→ **RECORDS SHOWN**:
--*--

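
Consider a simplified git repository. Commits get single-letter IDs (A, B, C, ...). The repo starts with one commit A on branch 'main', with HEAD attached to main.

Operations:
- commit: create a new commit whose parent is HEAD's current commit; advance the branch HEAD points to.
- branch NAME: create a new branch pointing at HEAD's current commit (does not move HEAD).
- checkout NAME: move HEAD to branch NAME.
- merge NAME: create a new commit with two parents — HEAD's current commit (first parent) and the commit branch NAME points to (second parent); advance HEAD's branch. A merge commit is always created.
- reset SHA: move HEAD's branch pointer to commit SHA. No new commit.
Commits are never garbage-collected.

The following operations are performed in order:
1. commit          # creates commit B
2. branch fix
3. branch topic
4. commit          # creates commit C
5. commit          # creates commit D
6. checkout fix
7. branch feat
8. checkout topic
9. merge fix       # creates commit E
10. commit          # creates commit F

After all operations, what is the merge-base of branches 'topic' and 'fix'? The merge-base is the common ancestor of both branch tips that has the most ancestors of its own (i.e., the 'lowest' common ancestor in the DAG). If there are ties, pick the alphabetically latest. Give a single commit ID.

After op 1 (commit): HEAD=main@B [main=B]
After op 2 (branch): HEAD=main@B [fix=B main=B]
After op 3 (branch): HEAD=main@B [fix=B main=B topic=B]
After op 4 (commit): HEAD=main@C [fix=B main=C topic=B]
After op 5 (commit): HEAD=main@D [fix=B main=D topic=B]
After op 6 (checkout): HEAD=fix@B [fix=B main=D topic=B]
After op 7 (branch): HEAD=fix@B [feat=B fix=B main=D topic=B]
After op 8 (checkout): HEAD=topic@B [feat=B fix=B main=D topic=B]
After op 9 (merge): HEAD=topic@E [feat=B fix=B main=D topic=E]
After op 10 (commit): HEAD=topic@F [feat=B fix=B main=D topic=F]
ancestors(topic=F): ['A', 'B', 'E', 'F']
ancestors(fix=B): ['A', 'B']
common: ['A', 'B']

Answer: B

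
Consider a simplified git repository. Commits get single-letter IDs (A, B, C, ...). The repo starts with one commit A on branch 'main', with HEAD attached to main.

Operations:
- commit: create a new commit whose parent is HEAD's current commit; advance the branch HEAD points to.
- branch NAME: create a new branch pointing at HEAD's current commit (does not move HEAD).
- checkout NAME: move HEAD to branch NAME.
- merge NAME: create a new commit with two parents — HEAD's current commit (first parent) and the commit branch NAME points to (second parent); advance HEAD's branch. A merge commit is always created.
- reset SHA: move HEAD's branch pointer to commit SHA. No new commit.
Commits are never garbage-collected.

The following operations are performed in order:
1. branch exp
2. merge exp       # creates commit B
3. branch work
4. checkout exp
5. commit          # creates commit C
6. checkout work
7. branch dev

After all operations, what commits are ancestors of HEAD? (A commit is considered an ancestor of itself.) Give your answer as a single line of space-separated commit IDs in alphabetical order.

Answer: A B

Derivation:
After op 1 (branch): HEAD=main@A [exp=A main=A]
After op 2 (merge): HEAD=main@B [exp=A main=B]
After op 3 (branch): HEAD=main@B [exp=A main=B work=B]
After op 4 (checkout): HEAD=exp@A [exp=A main=B work=B]
After op 5 (commit): HEAD=exp@C [exp=C main=B work=B]
After op 6 (checkout): HEAD=work@B [exp=C main=B work=B]
After op 7 (branch): HEAD=work@B [dev=B exp=C main=B work=B]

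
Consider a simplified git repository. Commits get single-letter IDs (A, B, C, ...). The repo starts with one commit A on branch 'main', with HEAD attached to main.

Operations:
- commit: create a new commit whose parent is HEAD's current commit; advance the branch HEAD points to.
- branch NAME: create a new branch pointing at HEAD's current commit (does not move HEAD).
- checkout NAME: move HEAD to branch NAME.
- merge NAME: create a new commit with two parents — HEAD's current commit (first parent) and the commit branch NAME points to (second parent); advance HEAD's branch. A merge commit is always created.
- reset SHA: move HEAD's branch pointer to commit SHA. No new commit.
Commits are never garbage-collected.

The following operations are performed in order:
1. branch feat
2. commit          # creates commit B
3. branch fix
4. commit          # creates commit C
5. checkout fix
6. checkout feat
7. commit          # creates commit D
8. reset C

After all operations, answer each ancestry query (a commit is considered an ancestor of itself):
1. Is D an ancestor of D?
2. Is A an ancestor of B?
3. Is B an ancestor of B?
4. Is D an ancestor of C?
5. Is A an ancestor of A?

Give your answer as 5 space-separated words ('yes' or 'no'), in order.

Answer: yes yes yes no yes

Derivation:
After op 1 (branch): HEAD=main@A [feat=A main=A]
After op 2 (commit): HEAD=main@B [feat=A main=B]
After op 3 (branch): HEAD=main@B [feat=A fix=B main=B]
After op 4 (commit): HEAD=main@C [feat=A fix=B main=C]
After op 5 (checkout): HEAD=fix@B [feat=A fix=B main=C]
After op 6 (checkout): HEAD=feat@A [feat=A fix=B main=C]
After op 7 (commit): HEAD=feat@D [feat=D fix=B main=C]
After op 8 (reset): HEAD=feat@C [feat=C fix=B main=C]
ancestors(D) = {A,D}; D in? yes
ancestors(B) = {A,B}; A in? yes
ancestors(B) = {A,B}; B in? yes
ancestors(C) = {A,B,C}; D in? no
ancestors(A) = {A}; A in? yes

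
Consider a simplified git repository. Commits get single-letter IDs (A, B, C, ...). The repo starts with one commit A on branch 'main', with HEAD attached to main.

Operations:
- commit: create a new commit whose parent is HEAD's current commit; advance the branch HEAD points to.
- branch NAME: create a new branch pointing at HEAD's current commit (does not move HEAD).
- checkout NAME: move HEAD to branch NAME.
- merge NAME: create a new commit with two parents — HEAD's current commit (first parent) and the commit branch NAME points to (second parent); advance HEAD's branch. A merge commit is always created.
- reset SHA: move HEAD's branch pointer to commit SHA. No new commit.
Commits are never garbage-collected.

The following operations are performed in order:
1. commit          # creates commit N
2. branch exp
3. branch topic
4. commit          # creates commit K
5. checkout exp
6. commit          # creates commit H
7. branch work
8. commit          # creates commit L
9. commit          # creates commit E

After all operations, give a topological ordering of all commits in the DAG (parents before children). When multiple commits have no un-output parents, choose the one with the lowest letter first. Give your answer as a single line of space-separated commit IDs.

After op 1 (commit): HEAD=main@N [main=N]
After op 2 (branch): HEAD=main@N [exp=N main=N]
After op 3 (branch): HEAD=main@N [exp=N main=N topic=N]
After op 4 (commit): HEAD=main@K [exp=N main=K topic=N]
After op 5 (checkout): HEAD=exp@N [exp=N main=K topic=N]
After op 6 (commit): HEAD=exp@H [exp=H main=K topic=N]
After op 7 (branch): HEAD=exp@H [exp=H main=K topic=N work=H]
After op 8 (commit): HEAD=exp@L [exp=L main=K topic=N work=H]
After op 9 (commit): HEAD=exp@E [exp=E main=K topic=N work=H]
commit A: parents=[]
commit E: parents=['L']
commit H: parents=['N']
commit K: parents=['N']
commit L: parents=['H']
commit N: parents=['A']

Answer: A N H K L E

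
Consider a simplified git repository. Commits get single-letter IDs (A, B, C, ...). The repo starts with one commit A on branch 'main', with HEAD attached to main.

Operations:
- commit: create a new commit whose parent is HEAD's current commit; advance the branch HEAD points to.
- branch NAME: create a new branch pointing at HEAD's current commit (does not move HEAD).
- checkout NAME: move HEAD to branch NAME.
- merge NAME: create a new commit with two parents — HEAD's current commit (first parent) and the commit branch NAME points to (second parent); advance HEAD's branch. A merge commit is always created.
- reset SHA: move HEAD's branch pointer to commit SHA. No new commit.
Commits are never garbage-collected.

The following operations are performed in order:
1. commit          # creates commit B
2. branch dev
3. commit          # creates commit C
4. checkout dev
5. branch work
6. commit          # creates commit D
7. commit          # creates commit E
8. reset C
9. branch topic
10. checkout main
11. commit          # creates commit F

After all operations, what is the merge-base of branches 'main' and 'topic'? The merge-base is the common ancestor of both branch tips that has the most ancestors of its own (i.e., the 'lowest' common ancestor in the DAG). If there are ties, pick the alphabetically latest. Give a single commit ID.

Answer: C

Derivation:
After op 1 (commit): HEAD=main@B [main=B]
After op 2 (branch): HEAD=main@B [dev=B main=B]
After op 3 (commit): HEAD=main@C [dev=B main=C]
After op 4 (checkout): HEAD=dev@B [dev=B main=C]
After op 5 (branch): HEAD=dev@B [dev=B main=C work=B]
After op 6 (commit): HEAD=dev@D [dev=D main=C work=B]
After op 7 (commit): HEAD=dev@E [dev=E main=C work=B]
After op 8 (reset): HEAD=dev@C [dev=C main=C work=B]
After op 9 (branch): HEAD=dev@C [dev=C main=C topic=C work=B]
After op 10 (checkout): HEAD=main@C [dev=C main=C topic=C work=B]
After op 11 (commit): HEAD=main@F [dev=C main=F topic=C work=B]
ancestors(main=F): ['A', 'B', 'C', 'F']
ancestors(topic=C): ['A', 'B', 'C']
common: ['A', 'B', 'C']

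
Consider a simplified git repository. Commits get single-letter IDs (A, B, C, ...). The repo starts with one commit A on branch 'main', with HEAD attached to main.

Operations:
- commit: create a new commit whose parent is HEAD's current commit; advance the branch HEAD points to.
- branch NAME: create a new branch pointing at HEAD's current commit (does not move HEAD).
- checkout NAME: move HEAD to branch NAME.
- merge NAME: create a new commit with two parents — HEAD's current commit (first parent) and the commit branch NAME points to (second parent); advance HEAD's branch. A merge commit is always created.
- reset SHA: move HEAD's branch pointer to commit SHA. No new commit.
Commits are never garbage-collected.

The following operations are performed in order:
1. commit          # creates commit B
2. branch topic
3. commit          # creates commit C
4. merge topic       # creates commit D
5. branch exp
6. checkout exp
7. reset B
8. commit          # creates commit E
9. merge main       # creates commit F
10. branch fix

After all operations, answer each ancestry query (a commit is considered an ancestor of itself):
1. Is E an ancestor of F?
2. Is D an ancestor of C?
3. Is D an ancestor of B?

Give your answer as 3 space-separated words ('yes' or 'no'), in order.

Answer: yes no no

Derivation:
After op 1 (commit): HEAD=main@B [main=B]
After op 2 (branch): HEAD=main@B [main=B topic=B]
After op 3 (commit): HEAD=main@C [main=C topic=B]
After op 4 (merge): HEAD=main@D [main=D topic=B]
After op 5 (branch): HEAD=main@D [exp=D main=D topic=B]
After op 6 (checkout): HEAD=exp@D [exp=D main=D topic=B]
After op 7 (reset): HEAD=exp@B [exp=B main=D topic=B]
After op 8 (commit): HEAD=exp@E [exp=E main=D topic=B]
After op 9 (merge): HEAD=exp@F [exp=F main=D topic=B]
After op 10 (branch): HEAD=exp@F [exp=F fix=F main=D topic=B]
ancestors(F) = {A,B,C,D,E,F}; E in? yes
ancestors(C) = {A,B,C}; D in? no
ancestors(B) = {A,B}; D in? no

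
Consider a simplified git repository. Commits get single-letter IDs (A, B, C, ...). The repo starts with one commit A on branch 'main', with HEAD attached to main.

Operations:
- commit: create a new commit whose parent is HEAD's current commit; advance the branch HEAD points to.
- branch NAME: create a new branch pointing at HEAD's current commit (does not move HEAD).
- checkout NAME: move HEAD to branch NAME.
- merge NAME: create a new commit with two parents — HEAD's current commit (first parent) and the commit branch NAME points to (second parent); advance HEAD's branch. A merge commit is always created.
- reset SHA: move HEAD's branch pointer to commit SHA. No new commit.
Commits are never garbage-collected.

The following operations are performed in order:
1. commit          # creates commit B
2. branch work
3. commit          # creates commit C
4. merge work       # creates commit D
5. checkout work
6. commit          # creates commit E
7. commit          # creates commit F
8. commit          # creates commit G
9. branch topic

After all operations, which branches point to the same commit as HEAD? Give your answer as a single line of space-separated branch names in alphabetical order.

Answer: topic work

Derivation:
After op 1 (commit): HEAD=main@B [main=B]
After op 2 (branch): HEAD=main@B [main=B work=B]
After op 3 (commit): HEAD=main@C [main=C work=B]
After op 4 (merge): HEAD=main@D [main=D work=B]
After op 5 (checkout): HEAD=work@B [main=D work=B]
After op 6 (commit): HEAD=work@E [main=D work=E]
After op 7 (commit): HEAD=work@F [main=D work=F]
After op 8 (commit): HEAD=work@G [main=D work=G]
After op 9 (branch): HEAD=work@G [main=D topic=G work=G]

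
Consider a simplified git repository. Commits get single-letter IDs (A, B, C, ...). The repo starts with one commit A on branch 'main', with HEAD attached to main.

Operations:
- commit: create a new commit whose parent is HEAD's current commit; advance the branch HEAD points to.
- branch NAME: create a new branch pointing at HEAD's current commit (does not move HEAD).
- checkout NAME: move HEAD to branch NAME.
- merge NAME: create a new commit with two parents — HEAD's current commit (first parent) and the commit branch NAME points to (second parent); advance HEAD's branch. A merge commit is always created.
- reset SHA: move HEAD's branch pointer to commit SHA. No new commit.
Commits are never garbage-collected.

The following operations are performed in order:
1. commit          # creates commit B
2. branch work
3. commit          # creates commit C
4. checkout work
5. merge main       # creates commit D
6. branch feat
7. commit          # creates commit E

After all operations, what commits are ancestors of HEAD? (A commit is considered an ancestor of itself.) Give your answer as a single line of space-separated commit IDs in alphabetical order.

Answer: A B C D E

Derivation:
After op 1 (commit): HEAD=main@B [main=B]
After op 2 (branch): HEAD=main@B [main=B work=B]
After op 3 (commit): HEAD=main@C [main=C work=B]
After op 4 (checkout): HEAD=work@B [main=C work=B]
After op 5 (merge): HEAD=work@D [main=C work=D]
After op 6 (branch): HEAD=work@D [feat=D main=C work=D]
After op 7 (commit): HEAD=work@E [feat=D main=C work=E]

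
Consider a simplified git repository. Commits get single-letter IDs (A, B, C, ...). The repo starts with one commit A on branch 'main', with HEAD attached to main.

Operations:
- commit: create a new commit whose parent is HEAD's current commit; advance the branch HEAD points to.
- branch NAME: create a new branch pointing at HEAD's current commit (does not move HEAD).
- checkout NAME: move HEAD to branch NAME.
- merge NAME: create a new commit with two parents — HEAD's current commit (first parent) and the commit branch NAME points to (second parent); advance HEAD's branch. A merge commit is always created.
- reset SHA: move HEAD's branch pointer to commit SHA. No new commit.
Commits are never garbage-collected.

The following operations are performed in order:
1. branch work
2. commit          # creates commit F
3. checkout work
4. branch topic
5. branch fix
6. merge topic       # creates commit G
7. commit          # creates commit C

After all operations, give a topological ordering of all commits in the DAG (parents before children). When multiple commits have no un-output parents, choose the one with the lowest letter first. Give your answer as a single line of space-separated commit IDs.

Answer: A F G C

Derivation:
After op 1 (branch): HEAD=main@A [main=A work=A]
After op 2 (commit): HEAD=main@F [main=F work=A]
After op 3 (checkout): HEAD=work@A [main=F work=A]
After op 4 (branch): HEAD=work@A [main=F topic=A work=A]
After op 5 (branch): HEAD=work@A [fix=A main=F topic=A work=A]
After op 6 (merge): HEAD=work@G [fix=A main=F topic=A work=G]
After op 7 (commit): HEAD=work@C [fix=A main=F topic=A work=C]
commit A: parents=[]
commit C: parents=['G']
commit F: parents=['A']
commit G: parents=['A', 'A']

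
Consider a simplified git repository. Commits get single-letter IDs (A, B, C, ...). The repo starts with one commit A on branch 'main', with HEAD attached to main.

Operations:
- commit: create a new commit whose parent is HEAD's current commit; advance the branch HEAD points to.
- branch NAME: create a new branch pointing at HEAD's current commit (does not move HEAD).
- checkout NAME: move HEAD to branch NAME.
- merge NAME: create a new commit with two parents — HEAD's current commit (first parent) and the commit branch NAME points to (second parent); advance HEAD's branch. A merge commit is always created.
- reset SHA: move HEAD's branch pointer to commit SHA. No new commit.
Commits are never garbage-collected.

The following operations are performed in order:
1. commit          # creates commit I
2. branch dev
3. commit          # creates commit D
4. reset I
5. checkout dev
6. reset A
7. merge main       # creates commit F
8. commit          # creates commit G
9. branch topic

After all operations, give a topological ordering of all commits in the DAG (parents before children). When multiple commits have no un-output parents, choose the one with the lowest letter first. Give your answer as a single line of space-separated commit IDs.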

--*--

→ **PROBLEM DETAILS**:
The response should be an exact copy of the lines from the one with "creates commit I" through the end of the data, with no other text.

→ **FINISHED TASK**:
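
1. commit          # creates commit I
2. branch dev
3. commit          # creates commit D
4. reset I
5. checkout dev
6. reset A
7. merge main       # creates commit F
8. commit          # creates commit G
9. branch topic

After all operations, give a topological ordering of all commits in the DAG (parents before children). When multiple commits have no un-output parents, choose the one with the lowest letter first. Give your answer as a single line of space-separated commit IDs.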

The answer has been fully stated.